Task prompt -> Among the entries below, how many lines contain the string "specified"? Only the number is wanted.

Given entries ->
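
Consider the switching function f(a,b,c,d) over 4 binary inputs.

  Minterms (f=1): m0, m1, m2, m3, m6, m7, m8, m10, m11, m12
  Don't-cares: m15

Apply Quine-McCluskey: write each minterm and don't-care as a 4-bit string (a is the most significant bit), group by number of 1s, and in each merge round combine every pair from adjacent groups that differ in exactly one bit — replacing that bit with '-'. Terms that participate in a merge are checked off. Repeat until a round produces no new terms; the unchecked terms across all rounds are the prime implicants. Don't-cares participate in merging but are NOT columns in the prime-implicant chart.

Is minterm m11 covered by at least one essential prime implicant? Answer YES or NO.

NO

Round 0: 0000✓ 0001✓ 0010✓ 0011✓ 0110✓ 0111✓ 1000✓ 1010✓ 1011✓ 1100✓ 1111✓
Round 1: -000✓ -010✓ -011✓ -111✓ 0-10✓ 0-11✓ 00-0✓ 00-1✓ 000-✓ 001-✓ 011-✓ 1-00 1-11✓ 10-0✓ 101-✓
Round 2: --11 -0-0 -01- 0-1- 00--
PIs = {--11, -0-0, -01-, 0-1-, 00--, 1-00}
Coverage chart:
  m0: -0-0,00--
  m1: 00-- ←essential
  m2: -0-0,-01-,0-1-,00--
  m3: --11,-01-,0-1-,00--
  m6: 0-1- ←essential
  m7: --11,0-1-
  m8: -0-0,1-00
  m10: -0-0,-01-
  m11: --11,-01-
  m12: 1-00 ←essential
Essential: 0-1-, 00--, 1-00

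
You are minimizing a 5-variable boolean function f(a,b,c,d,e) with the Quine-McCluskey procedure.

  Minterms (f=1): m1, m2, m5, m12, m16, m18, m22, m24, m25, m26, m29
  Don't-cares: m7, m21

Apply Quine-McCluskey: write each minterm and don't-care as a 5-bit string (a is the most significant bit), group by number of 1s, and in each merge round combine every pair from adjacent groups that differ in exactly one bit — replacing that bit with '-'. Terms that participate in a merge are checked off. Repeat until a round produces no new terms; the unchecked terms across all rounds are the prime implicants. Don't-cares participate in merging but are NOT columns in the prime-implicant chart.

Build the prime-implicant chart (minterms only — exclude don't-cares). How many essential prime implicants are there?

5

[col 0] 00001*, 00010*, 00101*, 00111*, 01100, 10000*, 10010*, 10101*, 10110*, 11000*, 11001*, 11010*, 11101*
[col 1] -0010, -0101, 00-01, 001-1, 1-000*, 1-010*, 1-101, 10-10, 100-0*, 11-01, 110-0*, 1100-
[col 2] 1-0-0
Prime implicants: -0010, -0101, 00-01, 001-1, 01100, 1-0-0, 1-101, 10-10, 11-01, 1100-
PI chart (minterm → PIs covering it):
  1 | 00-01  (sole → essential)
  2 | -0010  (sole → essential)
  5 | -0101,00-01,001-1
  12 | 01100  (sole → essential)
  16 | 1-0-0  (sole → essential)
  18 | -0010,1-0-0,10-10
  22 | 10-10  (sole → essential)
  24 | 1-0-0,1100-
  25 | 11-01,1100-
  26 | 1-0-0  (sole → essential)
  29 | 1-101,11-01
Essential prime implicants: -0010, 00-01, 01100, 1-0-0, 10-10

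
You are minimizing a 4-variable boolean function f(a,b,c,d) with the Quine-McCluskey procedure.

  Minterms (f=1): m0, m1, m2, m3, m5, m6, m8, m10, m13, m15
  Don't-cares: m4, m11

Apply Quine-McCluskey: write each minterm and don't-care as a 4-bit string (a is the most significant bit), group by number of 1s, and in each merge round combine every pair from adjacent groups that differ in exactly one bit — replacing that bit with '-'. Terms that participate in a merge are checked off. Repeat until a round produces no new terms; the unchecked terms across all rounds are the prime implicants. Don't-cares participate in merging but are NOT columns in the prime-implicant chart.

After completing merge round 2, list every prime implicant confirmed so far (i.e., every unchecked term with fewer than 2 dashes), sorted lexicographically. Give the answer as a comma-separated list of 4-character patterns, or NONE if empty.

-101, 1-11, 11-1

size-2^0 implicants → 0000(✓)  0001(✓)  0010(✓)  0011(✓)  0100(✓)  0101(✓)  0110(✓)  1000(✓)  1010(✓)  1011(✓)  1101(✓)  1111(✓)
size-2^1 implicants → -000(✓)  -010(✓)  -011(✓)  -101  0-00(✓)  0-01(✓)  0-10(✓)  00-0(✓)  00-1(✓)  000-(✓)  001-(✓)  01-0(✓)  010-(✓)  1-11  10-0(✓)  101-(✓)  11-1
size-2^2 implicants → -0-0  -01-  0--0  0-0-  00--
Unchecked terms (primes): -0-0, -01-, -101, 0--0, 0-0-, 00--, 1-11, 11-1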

==

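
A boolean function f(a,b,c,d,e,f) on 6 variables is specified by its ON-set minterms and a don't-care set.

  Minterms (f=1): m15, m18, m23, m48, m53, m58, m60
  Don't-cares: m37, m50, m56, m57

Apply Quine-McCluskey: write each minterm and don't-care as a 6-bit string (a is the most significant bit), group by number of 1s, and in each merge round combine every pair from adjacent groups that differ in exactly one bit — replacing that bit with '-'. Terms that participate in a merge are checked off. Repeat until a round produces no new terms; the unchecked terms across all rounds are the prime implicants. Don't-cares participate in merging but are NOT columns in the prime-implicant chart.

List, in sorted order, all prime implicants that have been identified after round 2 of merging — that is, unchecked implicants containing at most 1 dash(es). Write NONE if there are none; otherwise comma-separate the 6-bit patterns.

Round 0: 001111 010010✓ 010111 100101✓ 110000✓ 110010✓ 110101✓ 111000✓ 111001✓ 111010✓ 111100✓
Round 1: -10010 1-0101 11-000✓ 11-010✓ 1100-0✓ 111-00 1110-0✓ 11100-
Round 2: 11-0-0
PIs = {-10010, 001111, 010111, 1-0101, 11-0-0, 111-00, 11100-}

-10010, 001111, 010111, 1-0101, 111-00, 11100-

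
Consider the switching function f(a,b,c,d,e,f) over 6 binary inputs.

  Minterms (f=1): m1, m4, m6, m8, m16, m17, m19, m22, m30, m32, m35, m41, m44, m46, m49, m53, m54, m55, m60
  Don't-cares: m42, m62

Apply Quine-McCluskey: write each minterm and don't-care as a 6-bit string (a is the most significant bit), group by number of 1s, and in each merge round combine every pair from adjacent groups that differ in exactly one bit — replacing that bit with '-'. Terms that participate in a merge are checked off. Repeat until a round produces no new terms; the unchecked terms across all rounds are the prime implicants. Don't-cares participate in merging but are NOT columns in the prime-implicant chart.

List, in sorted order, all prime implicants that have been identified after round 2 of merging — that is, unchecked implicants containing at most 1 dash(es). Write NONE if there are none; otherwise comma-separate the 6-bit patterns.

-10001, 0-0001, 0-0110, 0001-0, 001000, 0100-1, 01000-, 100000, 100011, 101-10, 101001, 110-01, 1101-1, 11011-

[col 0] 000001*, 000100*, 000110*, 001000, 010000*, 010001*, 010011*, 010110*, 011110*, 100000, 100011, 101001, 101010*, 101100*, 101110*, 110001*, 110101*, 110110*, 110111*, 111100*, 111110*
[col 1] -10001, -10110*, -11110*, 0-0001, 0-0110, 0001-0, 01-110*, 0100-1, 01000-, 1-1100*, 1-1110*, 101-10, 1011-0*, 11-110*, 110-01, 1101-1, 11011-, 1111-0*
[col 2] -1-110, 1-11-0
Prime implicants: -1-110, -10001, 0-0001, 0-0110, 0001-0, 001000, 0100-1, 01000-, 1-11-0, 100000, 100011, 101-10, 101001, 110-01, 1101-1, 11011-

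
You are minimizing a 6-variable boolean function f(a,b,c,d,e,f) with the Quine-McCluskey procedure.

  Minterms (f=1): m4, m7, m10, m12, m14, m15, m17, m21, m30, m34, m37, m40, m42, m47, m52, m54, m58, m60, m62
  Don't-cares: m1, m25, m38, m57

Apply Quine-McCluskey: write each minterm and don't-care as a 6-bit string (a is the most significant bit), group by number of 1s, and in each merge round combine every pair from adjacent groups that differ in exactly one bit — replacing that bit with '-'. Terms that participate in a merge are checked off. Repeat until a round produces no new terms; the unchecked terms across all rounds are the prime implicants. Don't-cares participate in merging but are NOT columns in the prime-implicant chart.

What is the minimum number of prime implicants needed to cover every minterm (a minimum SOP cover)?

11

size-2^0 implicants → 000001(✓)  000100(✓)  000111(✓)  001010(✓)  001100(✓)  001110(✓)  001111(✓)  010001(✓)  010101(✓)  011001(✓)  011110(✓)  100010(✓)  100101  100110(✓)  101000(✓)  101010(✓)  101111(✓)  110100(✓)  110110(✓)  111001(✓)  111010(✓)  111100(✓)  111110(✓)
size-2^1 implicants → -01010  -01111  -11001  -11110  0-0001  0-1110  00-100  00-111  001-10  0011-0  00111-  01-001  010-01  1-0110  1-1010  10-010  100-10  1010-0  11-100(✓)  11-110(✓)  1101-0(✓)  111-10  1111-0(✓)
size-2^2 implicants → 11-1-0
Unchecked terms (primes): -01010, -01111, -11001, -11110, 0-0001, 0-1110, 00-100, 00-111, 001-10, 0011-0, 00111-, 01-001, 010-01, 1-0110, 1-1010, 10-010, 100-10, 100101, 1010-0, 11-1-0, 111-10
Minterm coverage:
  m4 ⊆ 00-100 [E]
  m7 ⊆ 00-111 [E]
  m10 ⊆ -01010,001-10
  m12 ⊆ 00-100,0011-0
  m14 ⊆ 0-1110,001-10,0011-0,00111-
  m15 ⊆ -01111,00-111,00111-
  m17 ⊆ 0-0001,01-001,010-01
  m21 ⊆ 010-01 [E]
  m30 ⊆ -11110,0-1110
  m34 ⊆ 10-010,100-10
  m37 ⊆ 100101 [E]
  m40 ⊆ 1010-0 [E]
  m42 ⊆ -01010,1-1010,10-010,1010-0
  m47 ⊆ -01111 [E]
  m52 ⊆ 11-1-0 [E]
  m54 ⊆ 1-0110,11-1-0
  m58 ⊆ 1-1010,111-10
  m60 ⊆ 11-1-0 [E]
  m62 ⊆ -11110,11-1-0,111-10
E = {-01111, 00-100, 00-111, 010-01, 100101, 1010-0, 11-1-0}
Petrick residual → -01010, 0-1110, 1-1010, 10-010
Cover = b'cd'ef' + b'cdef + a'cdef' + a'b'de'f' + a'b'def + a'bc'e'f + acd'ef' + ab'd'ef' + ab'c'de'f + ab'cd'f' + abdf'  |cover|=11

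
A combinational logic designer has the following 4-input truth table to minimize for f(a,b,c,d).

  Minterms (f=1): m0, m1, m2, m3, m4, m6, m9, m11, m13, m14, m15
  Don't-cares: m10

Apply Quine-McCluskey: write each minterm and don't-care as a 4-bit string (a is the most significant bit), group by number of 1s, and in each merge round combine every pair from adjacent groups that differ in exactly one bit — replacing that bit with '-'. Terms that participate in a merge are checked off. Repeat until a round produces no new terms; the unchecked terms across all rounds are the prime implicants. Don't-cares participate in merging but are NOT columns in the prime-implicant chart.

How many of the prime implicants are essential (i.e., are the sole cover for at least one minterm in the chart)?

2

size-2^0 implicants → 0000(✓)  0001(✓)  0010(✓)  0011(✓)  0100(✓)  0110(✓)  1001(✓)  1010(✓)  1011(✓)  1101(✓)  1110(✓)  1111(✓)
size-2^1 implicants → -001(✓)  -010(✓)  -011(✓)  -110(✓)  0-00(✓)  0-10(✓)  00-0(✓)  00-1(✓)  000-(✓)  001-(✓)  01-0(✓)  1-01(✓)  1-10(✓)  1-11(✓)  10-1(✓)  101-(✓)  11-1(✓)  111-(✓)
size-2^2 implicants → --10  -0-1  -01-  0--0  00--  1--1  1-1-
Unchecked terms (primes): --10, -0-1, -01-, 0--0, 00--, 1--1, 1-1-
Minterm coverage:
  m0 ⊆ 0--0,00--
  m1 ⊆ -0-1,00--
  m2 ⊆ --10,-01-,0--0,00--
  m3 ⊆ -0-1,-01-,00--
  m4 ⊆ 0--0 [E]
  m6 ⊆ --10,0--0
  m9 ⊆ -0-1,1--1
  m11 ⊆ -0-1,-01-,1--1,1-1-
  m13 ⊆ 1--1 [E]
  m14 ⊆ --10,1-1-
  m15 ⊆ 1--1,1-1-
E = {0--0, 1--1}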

...

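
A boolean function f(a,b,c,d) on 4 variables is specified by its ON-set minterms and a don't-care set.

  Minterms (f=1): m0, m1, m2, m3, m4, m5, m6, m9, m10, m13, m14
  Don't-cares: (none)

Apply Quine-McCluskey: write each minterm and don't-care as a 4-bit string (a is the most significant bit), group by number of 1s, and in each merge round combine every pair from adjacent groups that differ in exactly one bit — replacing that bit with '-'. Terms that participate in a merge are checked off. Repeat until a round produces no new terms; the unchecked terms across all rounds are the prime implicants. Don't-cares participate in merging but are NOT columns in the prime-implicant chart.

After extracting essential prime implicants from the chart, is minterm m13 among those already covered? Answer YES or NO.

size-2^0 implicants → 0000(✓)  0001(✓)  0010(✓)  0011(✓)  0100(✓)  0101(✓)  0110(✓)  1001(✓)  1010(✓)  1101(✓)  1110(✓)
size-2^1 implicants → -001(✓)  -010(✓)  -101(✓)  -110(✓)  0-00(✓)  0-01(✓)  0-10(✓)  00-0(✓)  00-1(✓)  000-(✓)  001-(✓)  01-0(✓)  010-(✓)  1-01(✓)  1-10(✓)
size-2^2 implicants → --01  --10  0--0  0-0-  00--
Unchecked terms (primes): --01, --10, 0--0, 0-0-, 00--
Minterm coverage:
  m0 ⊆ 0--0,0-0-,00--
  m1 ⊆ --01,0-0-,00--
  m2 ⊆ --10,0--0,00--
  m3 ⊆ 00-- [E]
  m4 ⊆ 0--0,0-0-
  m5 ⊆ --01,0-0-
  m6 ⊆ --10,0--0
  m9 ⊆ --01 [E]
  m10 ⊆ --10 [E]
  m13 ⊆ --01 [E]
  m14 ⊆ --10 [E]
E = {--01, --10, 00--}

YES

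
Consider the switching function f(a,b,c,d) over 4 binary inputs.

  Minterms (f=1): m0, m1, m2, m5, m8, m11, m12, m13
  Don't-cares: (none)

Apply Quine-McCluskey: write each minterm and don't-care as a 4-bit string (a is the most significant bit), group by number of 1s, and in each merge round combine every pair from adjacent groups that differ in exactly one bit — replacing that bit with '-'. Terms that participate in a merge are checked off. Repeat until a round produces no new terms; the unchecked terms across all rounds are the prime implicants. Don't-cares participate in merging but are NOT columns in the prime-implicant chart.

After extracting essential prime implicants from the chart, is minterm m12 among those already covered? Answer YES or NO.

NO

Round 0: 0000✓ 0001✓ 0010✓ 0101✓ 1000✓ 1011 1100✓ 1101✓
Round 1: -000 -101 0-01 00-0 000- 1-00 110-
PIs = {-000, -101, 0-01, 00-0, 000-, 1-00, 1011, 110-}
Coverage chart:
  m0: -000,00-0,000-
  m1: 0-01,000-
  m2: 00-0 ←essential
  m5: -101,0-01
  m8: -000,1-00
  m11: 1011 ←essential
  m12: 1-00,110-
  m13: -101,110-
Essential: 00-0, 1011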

Exercise output -> 2